Task prompt
From the entries below, copy exactly the lines from the one that contains "List every diatonic" through the one that contains "Bbm – Cdim – Gb – Db – Fm – C – Abaug – Fm", both included, and only those.

Dataset entries
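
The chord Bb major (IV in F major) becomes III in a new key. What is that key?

G minor

The numeral III denotes a major triad on scale degree 3. With Bb on degree 3, the tonic of the new key is G.
Degree 3 carries a major triad in natural-minor keys, so the destination is G minor.
Check: the diatonic triads of G minor (natural minor) are Gm (i), Adim (ii°), Bb (III), Cm (iv), Dm (v), Eb (VI), F (VII) — Bb major is indeed III.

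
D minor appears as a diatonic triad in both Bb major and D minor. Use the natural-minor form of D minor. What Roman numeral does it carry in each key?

iii in Bb major; i in D minor

The scale of Bb major is Bb C D Eb F G A; D is degree 3, and the triad built there (D-F-A) is minor, so it is iii.
The scale of D minor (natural minor) is D E F G A Bb C; D is degree 1, and the triad built there (D-F-A) is minor, so it is i.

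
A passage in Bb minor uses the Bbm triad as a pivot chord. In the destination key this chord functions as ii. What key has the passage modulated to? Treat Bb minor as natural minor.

The numeral ii denotes a minor triad on scale degree 2. With Bb on degree 2, the tonic of the new key is Ab.
Degree 2 carries a minor triad in major keys, so the destination is Ab major.
Check: the diatonic triads of Ab major are Ab (I), Bbm (ii), Cm (iii), Db (IV), Eb (V), Fm (vi), Gdim (vii°) — Bbm is indeed ii.

Ab major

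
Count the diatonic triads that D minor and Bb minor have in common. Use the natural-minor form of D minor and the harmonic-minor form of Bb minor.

Diatonic triads of D minor (natural minor): Dm (i), Edim (ii°), F (III), Gm (iv), Am (v), Bb (VI), C (VII).
Diatonic triads of Bb minor (harmonic minor): Bbm (i), Cdim (ii°), Dbaug (III+), Ebm (iv), F (V), Gb (VI), Adim (vii°).
Matching root and quality in both lists: F.
That gives 1 common triad.

1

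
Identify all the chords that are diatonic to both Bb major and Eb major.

Bb, Cm, Eb, Gm

Triads in Bb major: Bb (I), Cm (ii), Dm (iii), Eb (IV), F (V), Gm (vi), Adim (vii°).
Triads in Eb major: Eb (I), Fm (ii), Gm (iii), Ab (IV), Bb (V), Cm (vi), Ddim (vii°).
Shared triads with their functions: Bb (I in Bb major, V in Eb major); Cm (ii in Bb major, vi in Eb major); Eb (IV in Bb major, I in Eb major); Gm (vi in Bb major, iii in Eb major).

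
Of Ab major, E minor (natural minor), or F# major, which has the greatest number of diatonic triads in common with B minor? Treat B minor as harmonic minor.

Triads of B minor (harmonic minor): B minor (i), C# diminished (ii°), D augmented (III+), E minor (iv), F# major (V), G major (VI), A# diminished (vii°).
Ab major shares 0: none.
E minor (natural minor) shares 3: Bm, Em, G.
F# major shares 1: F#.
The most common triads (3) are shared with E minor.

E minor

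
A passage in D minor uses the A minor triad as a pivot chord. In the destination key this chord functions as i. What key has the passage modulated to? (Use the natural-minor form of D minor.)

A minor

The numeral i denotes a minor triad on scale degree 1. With A on degree 1, the tonic of the new key is A.
Degree 1 carries a minor triad in minor keys, so the destination is A minor.
Check: the diatonic triads of A minor (natural minor) are Am (i), Bdim (ii°), C (III), Dm (iv), Em (v), F (VI), G (VII) — A minor is indeed i.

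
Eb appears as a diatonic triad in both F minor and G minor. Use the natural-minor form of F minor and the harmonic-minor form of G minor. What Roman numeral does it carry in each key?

The scale of F minor (natural minor) is F G Ab Bb C Db Eb; Eb is degree 7, and the triad built there (Eb-G-Bb) is major, so it is VII.
The scale of G minor (harmonic minor) is G A Bb C D Eb F#; Eb is degree 6, and the triad built there (Eb-G-Bb) is major, so it is VI.

VII in F minor; VI in G minor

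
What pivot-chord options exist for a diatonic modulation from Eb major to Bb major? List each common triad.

Eb, Gm, Bb, Cm

Triads in Eb major: Eb (I), Fm (ii), Gm (iii), Ab (IV), Bb (V), Cm (vi), Ddim (vii°).
Triads in Bb major: Bb (I), Cm (ii), Dm (iii), Eb (IV), F (V), Gm (vi), Adim (vii°).
Shared triads with their functions: Eb (I in Eb major, IV in Bb major); Gm (iii in Eb major, vi in Bb major); Bb (V in Eb major, I in Bb major); Cm (vi in Eb major, ii in Bb major).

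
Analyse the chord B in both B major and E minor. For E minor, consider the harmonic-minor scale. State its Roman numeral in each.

I in B major; V in E minor

The scale of B major is B C# D# E F# G# A#; B is degree 1, and the triad built there (B-D#-F#) is major, so it is I.
The scale of E minor (harmonic minor) is E F# G A B C D#; B is degree 5, and the triad built there (B-D#-F#) is major, so it is V.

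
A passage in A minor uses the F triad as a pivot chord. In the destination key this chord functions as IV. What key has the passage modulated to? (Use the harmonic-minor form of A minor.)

The numeral IV denotes a major triad on scale degree 4. With F on degree 4, the tonic of the new key is C.
Degree 4 carries a major triad in major keys, so the destination is C major.
Check: the diatonic triads of C major are C (I), Dm (ii), Em (iii), F (IV), G (V), Am (vi), Bdim (vii°) — F is indeed IV.

C major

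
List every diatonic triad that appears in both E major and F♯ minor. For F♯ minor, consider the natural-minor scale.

E, F♯m, A, C♯m

Triads in E major: E major (I), F♯ minor (ii), G♯ minor (iii), A major (IV), B major (V), C♯ minor (vi), D♯ diminished (vii°).
Triads in F♯ minor (natural minor): F♯ minor (i), G♯ diminished (ii°), A major (III), B minor (iv), C♯ minor (v), D major (VI), E major (VII).
Shared triads with their functions: E major (I in E major, VII in F♯ minor); F♯ minor (ii in E major, i in F♯ minor); A major (IV in E major, III in F♯ minor); C♯ minor (vi in E major, v in F♯ minor).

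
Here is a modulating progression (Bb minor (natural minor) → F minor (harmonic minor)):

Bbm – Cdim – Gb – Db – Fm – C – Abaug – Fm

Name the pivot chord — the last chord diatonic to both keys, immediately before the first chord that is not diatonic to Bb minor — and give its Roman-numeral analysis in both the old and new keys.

Chords diatonic to Bb minor: Bbm, Cdim, Db, Ebm, Fm, Gb, Ab.
Reading the progression, the first chord not in that set is C, so the modulation leaves Bb minor there.
The chord immediately before C is Fm, which is diatonic to both keys: v in Bb minor and i in F minor.

Fm — v in Bb minor, i in F minor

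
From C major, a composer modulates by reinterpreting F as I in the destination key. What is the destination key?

F major

The numeral I denotes a major triad on scale degree 1. With F on degree 1, the tonic of the new key is F.
Degree 1 carries a major triad in major keys, so the destination is F major.
Check: the diatonic triads of F major are F (I), Gm (ii), Am (iii), B♭ (IV), C (V), Dm (vi), Edim (vii°) — F is indeed I.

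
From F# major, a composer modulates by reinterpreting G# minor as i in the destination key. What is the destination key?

G# minor

The numeral i denotes a minor triad on scale degree 1. With G# on degree 1, the tonic of the new key is G#.
Degree 1 carries a minor triad in minor keys, so the destination is G# minor.
Check: the diatonic triads of G# minor (natural minor) are G#m (i), A#dim (ii°), B (III), C#m (iv), D#m (v), E (VI), F# (VII) — G# minor is indeed i.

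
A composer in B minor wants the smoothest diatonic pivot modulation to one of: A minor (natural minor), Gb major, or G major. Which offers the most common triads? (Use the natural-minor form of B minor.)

Triads of B minor (natural minor): Bm (i), C#dim (ii°), D (III), Em (iv), F#m (v), G (VI), A (VII).
A minor (natural minor) shares 2: Em, G.
Gb major shares 0: none.
G major shares 4: Bm, D, Em, G.
The most common triads (4) are shared with G major.

G major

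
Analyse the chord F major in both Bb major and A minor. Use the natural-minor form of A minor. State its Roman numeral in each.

The scale of Bb major is Bb C D Eb F G A; F is degree 5, and the triad built there (F-A-C) is major, so it is V.
The scale of A minor (natural minor) is A B C D E F G; F is degree 6, and the triad built there (F-A-C) is major, so it is VI.

V in Bb major; VI in A minor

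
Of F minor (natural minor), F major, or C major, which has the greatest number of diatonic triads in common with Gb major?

Triads of Gb major: Gb (I), Abm (ii), Bbm (iii), Cb (IV), Db (V), Ebm (vi), Fdim (vii°).
F minor (natural minor) shares 2: Bbm, Db.
F major shares 0: none.
C major shares 0: none.
The most common triads (2) are shared with F minor.

F minor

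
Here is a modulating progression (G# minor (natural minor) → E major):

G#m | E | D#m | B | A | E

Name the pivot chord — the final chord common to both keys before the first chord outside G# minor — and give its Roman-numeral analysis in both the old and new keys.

Chords diatonic to G# minor: G#m, A#dim, B, C#m, D#m, E, F#.
Reading the progression, the first chord not in that set is A, so the modulation leaves G# minor there.
The chord immediately before A is B, which is diatonic to both keys: III in G# minor and V in E major.

B — III in G# minor, V in E major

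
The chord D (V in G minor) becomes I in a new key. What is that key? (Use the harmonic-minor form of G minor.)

The numeral I denotes a major triad on scale degree 1. With D on degree 1, the tonic of the new key is D.
Degree 1 carries a major triad in major keys, so the destination is D major.
Check: the diatonic triads of D major are D (I), Em (ii), F♯m (iii), G (IV), A (V), Bm (vi), C♯dim (vii°) — D is indeed I.

D major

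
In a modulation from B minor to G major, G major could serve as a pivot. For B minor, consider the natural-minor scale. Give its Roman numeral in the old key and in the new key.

VI in B minor; I in G major

The scale of B minor (natural minor) is B C# D E F# G A; G is degree 6, and the triad built there (G-B-D) is major, so it is VI.
The scale of G major is G A B C D E F#; G is degree 1, and the triad built there (G-B-D) is major, so it is I.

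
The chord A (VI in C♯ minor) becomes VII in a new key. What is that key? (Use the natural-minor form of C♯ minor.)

B minor

The numeral VII denotes a major triad on scale degree 7. With A on degree 7, the tonic of the new key is B.
Degree 7 carries a major triad in natural-minor keys, so the destination is B minor.
Check: the diatonic triads of B minor (natural minor) are Bm (i), C♯dim (ii°), D (III), Em (iv), F♯m (v), G (VI), A (VII) — A is indeed VII.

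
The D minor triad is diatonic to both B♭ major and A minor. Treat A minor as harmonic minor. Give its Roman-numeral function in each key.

iii in B♭ major; iv in A minor

The scale of B♭ major is B♭ C D E♭ F G A; D is degree 3, and the triad built there (D-F-A) is minor, so it is iii.
The scale of A minor (harmonic minor) is A B C D E F G♯; D is degree 4, and the triad built there (D-F-A) is minor, so it is iv.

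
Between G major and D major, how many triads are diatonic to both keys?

Diatonic triads of G major: G (I), Am (ii), Bm (iii), C (IV), D (V), Em (vi), F♯dim (vii°).
Diatonic triads of D major: D (I), Em (ii), F♯m (iii), G (IV), A (V), Bm (vi), C♯dim (vii°).
Matching root and quality in both lists: G, Bm, D, Em.
That gives 4 common triads.

4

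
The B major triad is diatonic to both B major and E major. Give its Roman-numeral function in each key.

The scale of B major is B C# D# E F# G# A#; B is degree 1, and the triad built there (B-D#-F#) is major, so it is I.
The scale of E major is E F# G# A B C# D#; B is degree 5, and the triad built there (B-D#-F#) is major, so it is V.

I in B major; V in E major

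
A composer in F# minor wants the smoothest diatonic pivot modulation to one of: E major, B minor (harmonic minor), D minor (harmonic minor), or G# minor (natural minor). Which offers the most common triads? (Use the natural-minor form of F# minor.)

E major

Triads of F# minor (natural minor): F# minor (i), G# diminished (ii°), A major (III), B minor (iv), C# minor (v), D major (VI), E major (VII).
E major shares 4: F#m, A, C#m, E.
B minor (harmonic minor) shares 1: Bm.
D minor (harmonic minor) shares 1: A.
G# minor (natural minor) shares 2: C#m, E.
The most common triads (4) are shared with E major.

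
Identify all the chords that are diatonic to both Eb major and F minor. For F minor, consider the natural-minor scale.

Eb, Fm, Ab, Cm

Triads in Eb major: Eb (I), Fm (ii), Gm (iii), Ab (IV), Bb (V), Cm (vi), Ddim (vii°).
Triads in F minor (natural minor): Fm (i), Gdim (ii°), Ab (III), Bbm (iv), Cm (v), Db (VI), Eb (VII).
Shared triads with their functions: Eb (I in Eb major, VII in F minor); Fm (ii in Eb major, i in F minor); Ab (IV in Eb major, III in F minor); Cm (vi in Eb major, v in F minor).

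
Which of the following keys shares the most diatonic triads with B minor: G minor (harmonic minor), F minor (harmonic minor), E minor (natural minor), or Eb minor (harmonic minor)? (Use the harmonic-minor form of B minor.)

E minor

Triads of B minor (harmonic minor): Bm (i), C#dim (ii°), Daug (III+), Em (iv), F# (V), G (VI), A#dim (vii°).
G minor (harmonic minor) shares 0: none.
F minor (harmonic minor) shares 0: none.
E minor (natural minor) shares 3: Bm, Em, G.
Eb minor (harmonic minor) shares 0: none.
The most common triads (3) are shared with E minor.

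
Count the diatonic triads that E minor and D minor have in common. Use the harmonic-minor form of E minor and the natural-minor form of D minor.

2

Diatonic triads of E minor (harmonic minor): Em (i), F#dim (ii°), Gaug (III+), Am (iv), B (V), C (VI), D#dim (vii°).
Diatonic triads of D minor (natural minor): Dm (i), Edim (ii°), F (III), Gm (iv), Am (v), Bb (VI), C (VII).
Matching root and quality in both lists: Am, C.
That gives 2 common triads.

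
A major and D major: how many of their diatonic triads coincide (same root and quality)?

Diatonic triads of A major: A (I), Bm (ii), C♯m (iii), D (IV), E (V), F♯m (vi), G♯dim (vii°).
Diatonic triads of D major: D (I), Em (ii), F♯m (iii), G (IV), A (V), Bm (vi), C♯dim (vii°).
Matching root and quality in both lists: A, Bm, D, F♯m.
That gives 4 common triads.

4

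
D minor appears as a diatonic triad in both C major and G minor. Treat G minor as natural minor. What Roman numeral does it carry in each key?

The scale of C major is C D E F G A B; D is degree 2, and the triad built there (D-F-A) is minor, so it is ii.
The scale of G minor (natural minor) is G A Bb C D Eb F; D is degree 5, and the triad built there (D-F-A) is minor, so it is v.

ii in C major; v in G minor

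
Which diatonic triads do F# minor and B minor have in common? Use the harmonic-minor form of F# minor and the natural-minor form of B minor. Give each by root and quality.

F#m, Bm, D

Triads in F# minor (harmonic minor): F# minor (i), G# diminished (ii°), A augmented (III+), B minor (iv), C# major (V), D major (VI), E# diminished (vii°).
Triads in B minor (natural minor): B minor (i), C# diminished (ii°), D major (III), E minor (iv), F# minor (v), G major (VI), A major (VII).
Shared triads with their functions: F# minor (i in F# minor, v in B minor); B minor (iv in F# minor, i in B minor); D major (VI in F# minor, III in B minor).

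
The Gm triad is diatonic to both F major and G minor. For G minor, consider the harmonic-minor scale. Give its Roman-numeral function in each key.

The scale of F major is F G A B♭ C D E; G is degree 2, and the triad built there (G-B♭-D) is minor, so it is ii.
The scale of G minor (harmonic minor) is G A B♭ C D E♭ F♯; G is degree 1, and the triad built there (G-B♭-D) is minor, so it is i.

ii in F major; i in G minor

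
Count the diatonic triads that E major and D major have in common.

2

Diatonic triads of E major: E (I), F#m (ii), G#m (iii), A (IV), B (V), C#m (vi), D#dim (vii°).
Diatonic triads of D major: D (I), Em (ii), F#m (iii), G (IV), A (V), Bm (vi), C#dim (vii°).
Matching root and quality in both lists: F#m, A.
That gives 2 common triads.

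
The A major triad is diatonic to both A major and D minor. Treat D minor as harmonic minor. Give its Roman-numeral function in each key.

I in A major; V in D minor

The scale of A major is A B C♯ D E F♯ G♯; A is degree 1, and the triad built there (A-C♯-E) is major, so it is I.
The scale of D minor (harmonic minor) is D E F G A B♭ C♯; A is degree 5, and the triad built there (A-C♯-E) is major, so it is V.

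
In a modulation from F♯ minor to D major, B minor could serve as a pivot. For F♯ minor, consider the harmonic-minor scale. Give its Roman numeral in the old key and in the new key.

The scale of F♯ minor (harmonic minor) is F♯ G♯ A B C♯ D E♯; B is degree 4, and the triad built there (B-D-F♯) is minor, so it is iv.
The scale of D major is D E F♯ G A B C♯; B is degree 6, and the triad built there (B-D-F♯) is minor, so it is vi.

iv in F♯ minor; vi in D major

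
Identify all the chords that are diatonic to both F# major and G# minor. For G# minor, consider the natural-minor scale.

F#, G#m, B, D#m

Triads in F# major: F# (I), G#m (ii), A#m (iii), B (IV), C# (V), D#m (vi), E#dim (vii°).
Triads in G# minor (natural minor): G#m (i), A#dim (ii°), B (III), C#m (iv), D#m (v), E (VI), F# (VII).
Shared triads with their functions: F# (I in F# major, VII in G# minor); G#m (ii in F# major, i in G# minor); B (IV in F# major, III in G# minor); D#m (vi in F# major, v in G# minor).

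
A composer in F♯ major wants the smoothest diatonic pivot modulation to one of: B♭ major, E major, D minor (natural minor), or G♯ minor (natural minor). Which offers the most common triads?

Triads of F♯ major: F♯ major (I), G♯ minor (ii), A♯ minor (iii), B major (IV), C♯ major (V), D♯ minor (vi), E♯ diminished (vii°).
B♭ major shares 0: none.
E major shares 2: G♯m, B.
D minor (natural minor) shares 0: none.
G♯ minor (natural minor) shares 4: F♯, G♯m, B, D♯m.
The most common triads (4) are shared with G♯ minor.

G♯ minor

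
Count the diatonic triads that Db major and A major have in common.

Diatonic triads of Db major: Db major (I), Eb minor (ii), F minor (iii), Gb major (IV), Ab major (V), Bb minor (vi), C diminished (vii°).
Diatonic triads of A major: A major (I), B minor (ii), C# minor (iii), D major (IV), E major (V), F# minor (vi), G# diminished (vii°).
No triad has the same root and quality in both keys.

0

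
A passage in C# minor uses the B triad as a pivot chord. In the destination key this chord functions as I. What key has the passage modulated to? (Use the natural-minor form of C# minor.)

The numeral I denotes a major triad on scale degree 1. With B on degree 1, the tonic of the new key is B.
Degree 1 carries a major triad in major keys, so the destination is B major.
Check: the diatonic triads of B major are B (I), C#m (ii), D#m (iii), E (IV), F# (V), G#m (vi), A#dim (vii°) — B is indeed I.

B major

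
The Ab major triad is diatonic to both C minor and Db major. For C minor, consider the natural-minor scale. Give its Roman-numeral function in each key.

VI in C minor; V in Db major

The scale of C minor (natural minor) is C D Eb F G Ab Bb; Ab is degree 6, and the triad built there (Ab-C-Eb) is major, so it is VI.
The scale of Db major is Db Eb F Gb Ab Bb C; Ab is degree 5, and the triad built there (Ab-C-Eb) is major, so it is V.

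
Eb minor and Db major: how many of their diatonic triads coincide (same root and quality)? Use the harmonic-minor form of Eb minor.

1

Diatonic triads of Eb minor (harmonic minor): Ebm (i), Fdim (ii°), Gbaug (III+), Abm (iv), Bb (V), Cb (VI), Ddim (vii°).
Diatonic triads of Db major: Db (I), Ebm (ii), Fm (iii), Gb (IV), Ab (V), Bbm (vi), Cdim (vii°).
Matching root and quality in both lists: Ebm.
That gives 1 common triad.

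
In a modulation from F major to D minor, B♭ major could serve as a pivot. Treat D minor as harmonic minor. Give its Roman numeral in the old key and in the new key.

IV in F major; VI in D minor

The scale of F major is F G A B♭ C D E; B♭ is degree 4, and the triad built there (B♭-D-F) is major, so it is IV.
The scale of D minor (harmonic minor) is D E F G A B♭ C♯; B♭ is degree 6, and the triad built there (B♭-D-F) is major, so it is VI.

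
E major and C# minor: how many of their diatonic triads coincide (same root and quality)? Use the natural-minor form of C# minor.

Diatonic triads of E major: E (I), F#m (ii), G#m (iii), A (IV), B (V), C#m (vi), D#dim (vii°).
Diatonic triads of C# minor (natural minor): C#m (i), D#dim (ii°), E (III), F#m (iv), G#m (v), A (VI), B (VII).
Matching root and quality in both lists: E, F#m, G#m, A, B, C#m, D#dim.
That gives 7 common triads.

7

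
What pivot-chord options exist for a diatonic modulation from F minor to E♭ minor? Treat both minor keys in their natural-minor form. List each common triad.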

Solution to the exercise
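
List every diatonic triad that appears in both E major and F♯ minor. For F♯ minor, consider the natural-minor scale.

E, F♯m, A, C♯m

Triads in E major: E major (I), F♯ minor (ii), G♯ minor (iii), A major (IV), B major (V), C♯ minor (vi), D♯ diminished (vii°).
Triads in F♯ minor (natural minor): F♯ minor (i), G♯ diminished (ii°), A major (III), B minor (iv), C♯ minor (v), D major (VI), E major (VII).
Shared triads with their functions: E major (I in E major, VII in F♯ minor); F♯ minor (ii in E major, i in F♯ minor); A major (IV in E major, III in F♯ minor); C♯ minor (vi in E major, v in F♯ minor).

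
Here is a modulating progression (Bb minor (natural minor) → F minor (harmonic minor)):

Bbm – Cdim – Gb – Db – Fm – C – Abaug – Fm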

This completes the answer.